▶ **ASSIGNMENT**: Each entry listed below should be reproduced word for word.

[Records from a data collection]

--- --- ---

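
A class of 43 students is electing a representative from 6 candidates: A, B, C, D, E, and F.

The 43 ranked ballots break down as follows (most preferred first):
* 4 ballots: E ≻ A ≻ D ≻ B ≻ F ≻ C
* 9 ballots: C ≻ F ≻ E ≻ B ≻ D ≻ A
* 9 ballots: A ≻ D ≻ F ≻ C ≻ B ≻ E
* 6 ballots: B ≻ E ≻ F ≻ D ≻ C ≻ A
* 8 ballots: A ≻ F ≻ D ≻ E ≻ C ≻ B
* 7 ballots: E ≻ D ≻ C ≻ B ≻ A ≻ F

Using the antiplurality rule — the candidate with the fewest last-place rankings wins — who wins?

D

Last-place votes: A 15, B 8, C 4, D 0, E 9, F 7.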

--- --- ---

▶ **WRITTEN ANSWER**:
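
A class of 43 students is electing a representative from 6 candidates: A, B, C, D, E, and F.

The 43 ranked ballots break down as follows (most preferred first):
* 4 ballots: E ≻ A ≻ D ≻ B ≻ F ≻ C
* 9 ballots: C ≻ F ≻ E ≻ B ≻ D ≻ A
* 9 ballots: A ≻ D ≻ F ≻ C ≻ B ≻ E
* 6 ballots: B ≻ E ≻ F ≻ D ≻ C ≻ A
* 8 ballots: A ≻ F ≻ D ≻ E ≻ C ≻ B
* 7 ballots: E ≻ D ≻ C ≻ B ≻ A ≻ F

Using the antiplurality rule — the candidate with the fewest last-place rankings wins — who wins?

D

Last-place votes: A 15, B 8, C 4, D 0, E 9, F 7.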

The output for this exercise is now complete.